Data for this exercise ->

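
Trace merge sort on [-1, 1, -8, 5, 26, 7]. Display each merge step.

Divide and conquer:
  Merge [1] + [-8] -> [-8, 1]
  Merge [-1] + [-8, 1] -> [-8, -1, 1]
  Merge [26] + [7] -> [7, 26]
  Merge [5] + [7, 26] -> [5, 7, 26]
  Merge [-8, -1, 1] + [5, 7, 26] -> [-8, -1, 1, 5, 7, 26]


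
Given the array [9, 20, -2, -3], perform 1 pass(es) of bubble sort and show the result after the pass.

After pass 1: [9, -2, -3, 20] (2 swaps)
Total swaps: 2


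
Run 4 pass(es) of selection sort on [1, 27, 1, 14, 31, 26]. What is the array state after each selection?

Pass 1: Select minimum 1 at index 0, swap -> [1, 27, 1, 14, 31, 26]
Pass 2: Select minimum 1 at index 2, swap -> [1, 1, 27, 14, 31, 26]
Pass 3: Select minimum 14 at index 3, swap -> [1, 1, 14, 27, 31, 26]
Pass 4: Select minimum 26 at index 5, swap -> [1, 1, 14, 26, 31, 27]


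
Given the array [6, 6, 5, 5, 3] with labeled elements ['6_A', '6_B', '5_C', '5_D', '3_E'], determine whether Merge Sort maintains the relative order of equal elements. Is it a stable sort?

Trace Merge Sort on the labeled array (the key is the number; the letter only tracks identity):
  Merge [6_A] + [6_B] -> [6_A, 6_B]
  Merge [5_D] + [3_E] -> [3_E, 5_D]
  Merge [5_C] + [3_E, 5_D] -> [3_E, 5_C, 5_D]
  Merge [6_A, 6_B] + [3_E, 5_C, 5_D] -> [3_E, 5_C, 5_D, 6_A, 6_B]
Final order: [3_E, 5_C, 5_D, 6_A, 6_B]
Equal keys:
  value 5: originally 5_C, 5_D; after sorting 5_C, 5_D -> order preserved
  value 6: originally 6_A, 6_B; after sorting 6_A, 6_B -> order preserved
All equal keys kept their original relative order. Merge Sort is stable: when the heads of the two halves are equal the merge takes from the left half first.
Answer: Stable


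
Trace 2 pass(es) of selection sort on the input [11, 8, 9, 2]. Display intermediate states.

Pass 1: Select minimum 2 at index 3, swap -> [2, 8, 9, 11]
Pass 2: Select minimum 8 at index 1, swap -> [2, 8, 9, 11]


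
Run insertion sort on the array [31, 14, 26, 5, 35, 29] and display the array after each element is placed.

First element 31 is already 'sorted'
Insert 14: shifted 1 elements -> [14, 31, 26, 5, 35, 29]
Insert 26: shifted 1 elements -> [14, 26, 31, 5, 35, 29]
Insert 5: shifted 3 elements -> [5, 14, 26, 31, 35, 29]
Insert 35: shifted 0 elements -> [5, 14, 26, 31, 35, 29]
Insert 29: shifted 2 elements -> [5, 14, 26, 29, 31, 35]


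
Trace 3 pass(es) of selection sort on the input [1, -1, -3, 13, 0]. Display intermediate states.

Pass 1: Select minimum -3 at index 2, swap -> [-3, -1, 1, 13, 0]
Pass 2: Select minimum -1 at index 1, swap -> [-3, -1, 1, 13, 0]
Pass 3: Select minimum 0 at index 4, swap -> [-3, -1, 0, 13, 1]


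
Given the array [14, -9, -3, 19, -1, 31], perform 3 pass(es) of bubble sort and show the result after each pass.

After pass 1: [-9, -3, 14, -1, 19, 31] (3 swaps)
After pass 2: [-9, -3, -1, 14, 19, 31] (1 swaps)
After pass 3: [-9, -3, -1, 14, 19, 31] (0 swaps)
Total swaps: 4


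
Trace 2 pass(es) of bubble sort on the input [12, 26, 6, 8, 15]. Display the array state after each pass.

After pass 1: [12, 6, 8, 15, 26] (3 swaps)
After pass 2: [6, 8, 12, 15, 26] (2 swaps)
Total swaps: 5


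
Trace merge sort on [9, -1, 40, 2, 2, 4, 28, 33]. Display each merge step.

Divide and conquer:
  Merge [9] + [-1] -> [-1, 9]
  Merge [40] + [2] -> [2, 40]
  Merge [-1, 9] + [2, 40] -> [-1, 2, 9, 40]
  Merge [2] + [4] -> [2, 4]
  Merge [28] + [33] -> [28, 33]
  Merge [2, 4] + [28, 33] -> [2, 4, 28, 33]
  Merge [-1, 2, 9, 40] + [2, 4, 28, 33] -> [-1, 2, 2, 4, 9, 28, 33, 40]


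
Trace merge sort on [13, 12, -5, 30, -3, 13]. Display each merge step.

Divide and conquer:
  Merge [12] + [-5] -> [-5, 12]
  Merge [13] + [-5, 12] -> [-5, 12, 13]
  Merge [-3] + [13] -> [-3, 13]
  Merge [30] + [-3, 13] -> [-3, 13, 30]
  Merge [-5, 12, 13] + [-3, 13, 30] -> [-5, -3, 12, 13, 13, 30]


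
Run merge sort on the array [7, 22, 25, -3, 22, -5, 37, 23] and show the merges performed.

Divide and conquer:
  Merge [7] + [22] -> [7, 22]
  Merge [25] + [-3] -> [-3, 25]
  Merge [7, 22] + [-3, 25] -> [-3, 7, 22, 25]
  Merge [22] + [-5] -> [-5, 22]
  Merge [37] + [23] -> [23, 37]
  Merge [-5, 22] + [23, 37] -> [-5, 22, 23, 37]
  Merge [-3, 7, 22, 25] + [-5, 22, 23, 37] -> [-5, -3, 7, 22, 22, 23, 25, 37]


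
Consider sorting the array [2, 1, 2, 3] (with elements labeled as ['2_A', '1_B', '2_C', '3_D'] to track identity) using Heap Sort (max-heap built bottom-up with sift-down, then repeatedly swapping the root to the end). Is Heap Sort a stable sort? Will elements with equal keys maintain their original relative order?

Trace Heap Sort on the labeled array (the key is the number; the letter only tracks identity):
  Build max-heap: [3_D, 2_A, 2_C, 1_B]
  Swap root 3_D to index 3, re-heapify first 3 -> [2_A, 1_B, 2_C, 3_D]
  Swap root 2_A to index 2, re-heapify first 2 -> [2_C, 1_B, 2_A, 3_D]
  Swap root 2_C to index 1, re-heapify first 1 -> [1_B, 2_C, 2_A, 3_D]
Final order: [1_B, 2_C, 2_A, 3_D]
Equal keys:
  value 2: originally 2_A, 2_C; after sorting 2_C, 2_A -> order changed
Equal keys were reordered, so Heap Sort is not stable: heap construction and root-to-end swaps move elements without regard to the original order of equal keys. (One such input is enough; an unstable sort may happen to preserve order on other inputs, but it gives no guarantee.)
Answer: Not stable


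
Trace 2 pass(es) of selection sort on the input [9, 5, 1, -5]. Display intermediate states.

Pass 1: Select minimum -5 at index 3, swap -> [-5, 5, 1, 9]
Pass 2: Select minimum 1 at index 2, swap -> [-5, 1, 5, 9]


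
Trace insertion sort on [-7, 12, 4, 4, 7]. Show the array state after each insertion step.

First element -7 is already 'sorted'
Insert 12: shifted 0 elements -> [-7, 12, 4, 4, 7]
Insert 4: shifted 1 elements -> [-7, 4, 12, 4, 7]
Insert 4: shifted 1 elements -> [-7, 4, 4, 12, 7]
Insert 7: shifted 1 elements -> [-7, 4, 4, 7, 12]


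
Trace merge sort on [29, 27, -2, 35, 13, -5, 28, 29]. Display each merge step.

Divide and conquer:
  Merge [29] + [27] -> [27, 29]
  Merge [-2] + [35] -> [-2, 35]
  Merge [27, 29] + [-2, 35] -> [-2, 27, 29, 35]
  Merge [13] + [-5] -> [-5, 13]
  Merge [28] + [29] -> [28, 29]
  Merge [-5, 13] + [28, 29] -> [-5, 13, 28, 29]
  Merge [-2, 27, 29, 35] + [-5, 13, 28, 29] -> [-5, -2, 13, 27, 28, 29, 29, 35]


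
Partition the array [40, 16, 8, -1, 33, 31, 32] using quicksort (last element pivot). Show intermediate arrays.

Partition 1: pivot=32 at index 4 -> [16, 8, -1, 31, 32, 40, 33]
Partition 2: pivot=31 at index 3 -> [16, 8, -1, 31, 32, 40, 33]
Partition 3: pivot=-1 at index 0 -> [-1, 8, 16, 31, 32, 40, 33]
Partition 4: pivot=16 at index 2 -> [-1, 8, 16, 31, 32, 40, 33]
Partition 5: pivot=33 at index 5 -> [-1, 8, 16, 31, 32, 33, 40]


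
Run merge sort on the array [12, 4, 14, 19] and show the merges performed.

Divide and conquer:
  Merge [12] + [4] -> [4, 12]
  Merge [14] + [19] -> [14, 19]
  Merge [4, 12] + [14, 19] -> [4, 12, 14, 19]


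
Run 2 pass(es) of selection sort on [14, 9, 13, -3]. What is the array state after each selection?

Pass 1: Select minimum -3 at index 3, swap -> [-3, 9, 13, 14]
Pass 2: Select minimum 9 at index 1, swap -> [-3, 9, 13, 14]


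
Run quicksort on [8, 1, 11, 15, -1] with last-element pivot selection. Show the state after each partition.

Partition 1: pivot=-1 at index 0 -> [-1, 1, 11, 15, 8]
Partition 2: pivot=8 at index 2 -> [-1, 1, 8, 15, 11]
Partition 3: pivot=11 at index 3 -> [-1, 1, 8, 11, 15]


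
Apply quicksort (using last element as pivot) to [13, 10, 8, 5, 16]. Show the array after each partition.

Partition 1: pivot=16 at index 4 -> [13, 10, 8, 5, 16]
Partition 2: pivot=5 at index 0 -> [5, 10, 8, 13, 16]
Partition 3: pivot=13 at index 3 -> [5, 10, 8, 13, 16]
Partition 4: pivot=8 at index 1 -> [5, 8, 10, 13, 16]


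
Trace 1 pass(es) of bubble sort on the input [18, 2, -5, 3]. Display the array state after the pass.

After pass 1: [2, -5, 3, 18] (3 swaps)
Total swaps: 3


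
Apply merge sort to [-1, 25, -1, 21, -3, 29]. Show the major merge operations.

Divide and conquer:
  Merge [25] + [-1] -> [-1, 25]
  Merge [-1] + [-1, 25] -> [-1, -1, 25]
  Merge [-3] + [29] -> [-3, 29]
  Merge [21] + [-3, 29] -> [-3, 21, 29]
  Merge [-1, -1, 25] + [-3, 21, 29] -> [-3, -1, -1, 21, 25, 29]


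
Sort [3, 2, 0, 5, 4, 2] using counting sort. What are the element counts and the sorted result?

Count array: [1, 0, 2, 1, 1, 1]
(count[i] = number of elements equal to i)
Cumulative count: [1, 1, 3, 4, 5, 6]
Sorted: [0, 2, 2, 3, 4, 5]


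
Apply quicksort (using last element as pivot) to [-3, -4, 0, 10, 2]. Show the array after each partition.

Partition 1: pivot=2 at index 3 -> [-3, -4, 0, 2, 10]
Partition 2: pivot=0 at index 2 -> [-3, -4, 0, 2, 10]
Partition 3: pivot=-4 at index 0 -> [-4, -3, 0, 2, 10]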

The task ->
Lines from the one containing "Sort [3, 2, 0, 5, 4, 2]" to the last line above, both included: copy these exactly and write nothing else.

Answer below ->
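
Sort [3, 2, 0, 5, 4, 2] using counting sort. What are the element counts and the sorted result?

Count array: [1, 0, 2, 1, 1, 1]
(count[i] = number of elements equal to i)
Cumulative count: [1, 1, 3, 4, 5, 6]
Sorted: [0, 2, 2, 3, 4, 5]


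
Apply quicksort (using last element as pivot) to [-3, -4, 0, 10, 2]. Show the array after each partition.

Partition 1: pivot=2 at index 3 -> [-3, -4, 0, 2, 10]
Partition 2: pivot=0 at index 2 -> [-3, -4, 0, 2, 10]
Partition 3: pivot=-4 at index 0 -> [-4, -3, 0, 2, 10]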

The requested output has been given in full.